TASK GOAL
Count the lines in the data below holding the string "Answer" and write the total by itself.

:::

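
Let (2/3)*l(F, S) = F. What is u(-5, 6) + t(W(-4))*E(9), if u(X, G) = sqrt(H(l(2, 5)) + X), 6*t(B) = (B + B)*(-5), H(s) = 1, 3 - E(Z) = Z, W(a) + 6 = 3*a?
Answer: -180 + 2*I ≈ -180.0 + 2.0*I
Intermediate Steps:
l(F, S) = 3*F/2
W(a) = -6 + 3*a
E(Z) = 3 - Z
t(B) = -5*B/3 (t(B) = ((B + B)*(-5))/6 = ((2*B)*(-5))/6 = (-10*B)/6 = -5*B/3)
u(X, G) = sqrt(1 + X)
u(-5, 6) + t(W(-4))*E(9) = sqrt(1 - 5) + (-5*(-6 + 3*(-4))/3)*(3 - 1*9) = sqrt(-4) + (-5*(-6 - 12)/3)*(3 - 9) = 2*I - 5/3*(-18)*(-6) = 2*I + 30*(-6) = 2*I - 180 = -180 + 2*I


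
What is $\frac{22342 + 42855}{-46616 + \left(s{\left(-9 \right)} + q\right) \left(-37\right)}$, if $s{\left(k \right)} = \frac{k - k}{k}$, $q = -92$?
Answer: $- \frac{65197}{43212} \approx -1.5088$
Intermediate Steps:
$s{\left(k \right)} = 0$ ($s{\left(k \right)} = \frac{0}{k} = 0$)
$\frac{22342 + 42855}{-46616 + \left(s{\left(-9 \right)} + q\right) \left(-37\right)} = \frac{22342 + 42855}{-46616 + \left(0 - 92\right) \left(-37\right)} = \frac{65197}{-46616 - -3404} = \frac{65197}{-46616 + 3404} = \frac{65197}{-43212} = 65197 \left(- \frac{1}{43212}\right) = - \frac{65197}{43212}$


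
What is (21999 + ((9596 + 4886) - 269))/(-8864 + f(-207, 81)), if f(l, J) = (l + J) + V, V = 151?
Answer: -36212/8839 ≈ -4.0968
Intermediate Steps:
f(l, J) = 151 + J + l (f(l, J) = (l + J) + 151 = (J + l) + 151 = 151 + J + l)
(21999 + ((9596 + 4886) - 269))/(-8864 + f(-207, 81)) = (21999 + ((9596 + 4886) - 269))/(-8864 + (151 + 81 - 207)) = (21999 + (14482 - 269))/(-8864 + 25) = (21999 + 14213)/(-8839) = 36212*(-1/8839) = -36212/8839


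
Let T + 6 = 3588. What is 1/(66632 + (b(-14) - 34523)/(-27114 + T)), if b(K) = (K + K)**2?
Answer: 23532/1568017963 ≈ 1.5007e-5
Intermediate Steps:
T = 3582 (T = -6 + 3588 = 3582)
b(K) = 4*K**2 (b(K) = (2*K)**2 = 4*K**2)
1/(66632 + (b(-14) - 34523)/(-27114 + T)) = 1/(66632 + (4*(-14)**2 - 34523)/(-27114 + 3582)) = 1/(66632 + (4*196 - 34523)/(-23532)) = 1/(66632 + (784 - 34523)*(-1/23532)) = 1/(66632 - 33739*(-1/23532)) = 1/(66632 + 33739/23532) = 1/(1568017963/23532) = 23532/1568017963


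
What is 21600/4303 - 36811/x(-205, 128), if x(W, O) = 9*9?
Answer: -156648133/348543 ≈ -449.44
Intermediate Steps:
x(W, O) = 81
21600/4303 - 36811/x(-205, 128) = 21600/4303 - 36811/81 = -156648133/348543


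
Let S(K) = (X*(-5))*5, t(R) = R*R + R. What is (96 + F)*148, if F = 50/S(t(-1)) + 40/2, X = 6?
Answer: 51356/3 ≈ 17119.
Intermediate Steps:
t(R) = R + R² (t(R) = R² + R = R + R²)
S(K) = -150 (S(K) = (6*(-5))*5 = -30*5 = -150)
F = 59/3 (F = 50/(-150) + 40/2 = 50*(-1/150) + 40*(½) = -⅓ + 20 = 59/3 ≈ 19.667)
(96 + F)*148 = (96 + 59/3)*148 = (347/3)*148 = 51356/3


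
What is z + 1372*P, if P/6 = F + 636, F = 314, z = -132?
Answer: 7820268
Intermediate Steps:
P = 5700 (P = 6*(314 + 636) = 6*950 = 5700)
z + 1372*P = -132 + 1372*5700 = -132 + 7820400 = 7820268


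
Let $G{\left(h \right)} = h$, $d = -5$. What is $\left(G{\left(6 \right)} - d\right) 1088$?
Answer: $11968$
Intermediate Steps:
$\left(G{\left(6 \right)} - d\right) 1088 = \left(6 - -5\right) 1088 = \left(6 + 5\right) 1088 = 11 \cdot 1088 = 11968$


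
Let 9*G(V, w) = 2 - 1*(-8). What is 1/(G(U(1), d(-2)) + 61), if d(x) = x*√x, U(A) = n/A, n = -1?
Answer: 9/559 ≈ 0.016100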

:::

TASK RESPONSE
9